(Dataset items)
Content starts
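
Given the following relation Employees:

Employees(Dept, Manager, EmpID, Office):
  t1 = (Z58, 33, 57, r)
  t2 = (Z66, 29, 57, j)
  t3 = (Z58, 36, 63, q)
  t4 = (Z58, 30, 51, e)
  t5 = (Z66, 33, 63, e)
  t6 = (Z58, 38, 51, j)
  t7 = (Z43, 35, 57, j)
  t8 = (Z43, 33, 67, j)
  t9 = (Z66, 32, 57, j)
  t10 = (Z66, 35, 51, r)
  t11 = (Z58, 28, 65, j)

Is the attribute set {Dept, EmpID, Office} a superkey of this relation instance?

Rows 2 and 9 have the same {Dept, EmpID, Office} value (Dept=Z66, EmpID=57, Office=j) but are distinct tuples, so {Dept, EmpID, Office} does not determine every attribute — not a superkey.

No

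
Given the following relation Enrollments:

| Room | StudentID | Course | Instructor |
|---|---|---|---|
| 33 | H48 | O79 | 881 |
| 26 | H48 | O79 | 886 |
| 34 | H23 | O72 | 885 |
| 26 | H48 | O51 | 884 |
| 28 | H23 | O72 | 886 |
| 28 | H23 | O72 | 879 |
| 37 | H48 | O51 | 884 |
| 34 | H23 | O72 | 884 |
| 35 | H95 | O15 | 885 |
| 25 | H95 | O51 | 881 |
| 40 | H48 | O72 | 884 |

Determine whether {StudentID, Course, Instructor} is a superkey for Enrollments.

Two distinct rows share (StudentID=H48, Course=O51, Instructor=884), so {StudentID, Course, Instructor} does not determine every attribute — not a superkey.

No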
Content ends
Work instructions:
Go through the records above and return every line that holds the string "Employees".

Answer to the exercise:
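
Given the following relation Employees:
Employees(Dept, Manager, EmpID, Office):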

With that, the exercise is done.